### [WORK TO COMPLETE]
All entries shown below should be duplicated character for character.

Dataset entries
((

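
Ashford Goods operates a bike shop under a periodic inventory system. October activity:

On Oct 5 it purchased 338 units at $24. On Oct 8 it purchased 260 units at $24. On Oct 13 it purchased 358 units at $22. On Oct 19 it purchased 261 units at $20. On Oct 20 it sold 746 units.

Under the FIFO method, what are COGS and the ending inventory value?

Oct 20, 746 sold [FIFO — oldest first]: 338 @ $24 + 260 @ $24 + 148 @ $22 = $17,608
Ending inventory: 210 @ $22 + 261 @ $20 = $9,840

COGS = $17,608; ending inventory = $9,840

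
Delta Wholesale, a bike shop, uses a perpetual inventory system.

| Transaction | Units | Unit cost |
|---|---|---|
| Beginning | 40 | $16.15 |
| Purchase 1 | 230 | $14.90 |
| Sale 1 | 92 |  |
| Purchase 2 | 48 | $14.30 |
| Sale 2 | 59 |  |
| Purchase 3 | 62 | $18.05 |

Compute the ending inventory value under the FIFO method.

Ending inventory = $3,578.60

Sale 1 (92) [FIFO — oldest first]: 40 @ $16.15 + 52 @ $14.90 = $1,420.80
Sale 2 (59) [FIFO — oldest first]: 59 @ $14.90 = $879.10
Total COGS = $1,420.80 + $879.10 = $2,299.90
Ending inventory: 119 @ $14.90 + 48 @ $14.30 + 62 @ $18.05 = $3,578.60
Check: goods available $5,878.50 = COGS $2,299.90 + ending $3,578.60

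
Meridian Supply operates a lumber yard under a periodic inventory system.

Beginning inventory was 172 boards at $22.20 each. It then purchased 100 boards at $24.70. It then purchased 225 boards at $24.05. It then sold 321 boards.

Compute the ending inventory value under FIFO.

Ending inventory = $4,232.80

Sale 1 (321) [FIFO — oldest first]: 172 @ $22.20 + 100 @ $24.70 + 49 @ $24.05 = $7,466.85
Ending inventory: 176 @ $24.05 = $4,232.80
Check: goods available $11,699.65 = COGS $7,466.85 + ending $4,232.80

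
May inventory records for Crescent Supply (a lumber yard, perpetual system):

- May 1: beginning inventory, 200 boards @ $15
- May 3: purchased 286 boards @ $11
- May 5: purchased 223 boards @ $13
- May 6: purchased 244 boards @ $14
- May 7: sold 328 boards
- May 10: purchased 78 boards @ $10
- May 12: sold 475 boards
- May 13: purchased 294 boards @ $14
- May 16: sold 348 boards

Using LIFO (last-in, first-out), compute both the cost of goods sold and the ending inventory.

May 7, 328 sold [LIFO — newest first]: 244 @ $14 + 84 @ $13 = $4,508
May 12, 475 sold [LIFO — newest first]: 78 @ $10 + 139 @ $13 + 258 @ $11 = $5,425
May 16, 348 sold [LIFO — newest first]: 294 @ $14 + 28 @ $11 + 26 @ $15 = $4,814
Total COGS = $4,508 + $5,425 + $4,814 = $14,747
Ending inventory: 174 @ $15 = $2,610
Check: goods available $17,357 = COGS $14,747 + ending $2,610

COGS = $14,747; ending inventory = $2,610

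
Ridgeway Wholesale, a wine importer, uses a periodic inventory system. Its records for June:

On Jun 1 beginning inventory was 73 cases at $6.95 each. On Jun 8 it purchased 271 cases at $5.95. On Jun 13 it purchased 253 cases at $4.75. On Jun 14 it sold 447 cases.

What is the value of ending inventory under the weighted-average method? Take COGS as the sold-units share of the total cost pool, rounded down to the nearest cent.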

))

### [FINISHED TASK]
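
Ashford Goods operates a bike shop under a periodic inventory system. October activity:

On Oct 5 it purchased 338 units at $24. On Oct 8 it purchased 260 units at $24. On Oct 13 it purchased 358 units at $22. On Oct 19 it purchased 261 units at $20. On Oct 20 it sold 746 units.

Under the FIFO method, what are COGS and the ending inventory value?

Oct 20, 746 sold [FIFO — oldest first]: 338 @ $24 + 260 @ $24 + 148 @ $22 = $17,608
Ending inventory: 210 @ $22 + 261 @ $20 = $9,840

COGS = $17,608; ending inventory = $9,840

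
Delta Wholesale, a bike shop, uses a perpetual inventory system.

| Transaction | Units | Unit cost |
|---|---|---|
| Beginning | 40 | $16.15 |
| Purchase 1 | 230 | $14.90 |
| Sale 1 | 92 |  |
| Purchase 2 | 48 | $14.30 |
| Sale 2 | 59 |  |
| Purchase 3 | 62 | $18.05 |

Compute the ending inventory value under the FIFO method.

Ending inventory = $3,578.60

Sale 1 (92) [FIFO — oldest first]: 40 @ $16.15 + 52 @ $14.90 = $1,420.80
Sale 2 (59) [FIFO — oldest first]: 59 @ $14.90 = $879.10
Total COGS = $1,420.80 + $879.10 = $2,299.90
Ending inventory: 119 @ $14.90 + 48 @ $14.30 + 62 @ $18.05 = $3,578.60
Check: goods available $5,878.50 = COGS $2,299.90 + ending $3,578.60

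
Meridian Supply operates a lumber yard under a periodic inventory system.

Beginning inventory was 172 boards at $22.20 each. It then purchased 100 boards at $24.70. It then purchased 225 boards at $24.05. It then sold 321 boards.

Compute the ending inventory value under FIFO.

Ending inventory = $4,232.80

Sale 1 (321) [FIFO — oldest first]: 172 @ $22.20 + 100 @ $24.70 + 49 @ $24.05 = $7,466.85
Ending inventory: 176 @ $24.05 = $4,232.80
Check: goods available $11,699.65 = COGS $7,466.85 + ending $4,232.80

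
May inventory records for Crescent Supply (a lumber yard, perpetual system):

- May 1: beginning inventory, 200 boards @ $15
- May 3: purchased 286 boards @ $11
- May 5: purchased 223 boards @ $13
- May 6: purchased 244 boards @ $14
- May 7: sold 328 boards
- May 10: purchased 78 boards @ $10
- May 12: sold 475 boards
- May 13: purchased 294 boards @ $14
- May 16: sold 348 boards

Using LIFO (last-in, first-out), compute both the cost of goods sold and the ending inventory.

May 7, 328 sold [LIFO — newest first]: 244 @ $14 + 84 @ $13 = $4,508
May 12, 475 sold [LIFO — newest first]: 78 @ $10 + 139 @ $13 + 258 @ $11 = $5,425
May 16, 348 sold [LIFO — newest first]: 294 @ $14 + 28 @ $11 + 26 @ $15 = $4,814
Total COGS = $4,508 + $5,425 + $4,814 = $14,747
Ending inventory: 174 @ $15 = $2,610
Check: goods available $17,357 = COGS $14,747 + ending $2,610

COGS = $14,747; ending inventory = $2,610

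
Ridgeway Wholesale, a wine importer, uses a periodic inventory system. Its records for June:

On Jun 1 beginning inventory was 73 cases at $6.95 each. On Jun 8 it purchased 271 cases at $5.95. On Jun 13 it purchased 253 cases at $4.75. On Jun 14 it sold 447 cases.

What is the value of ending inventory under the weighted-average method? Take COGS as the sold-units share of the total cost pool, rounded down to the nearest cent.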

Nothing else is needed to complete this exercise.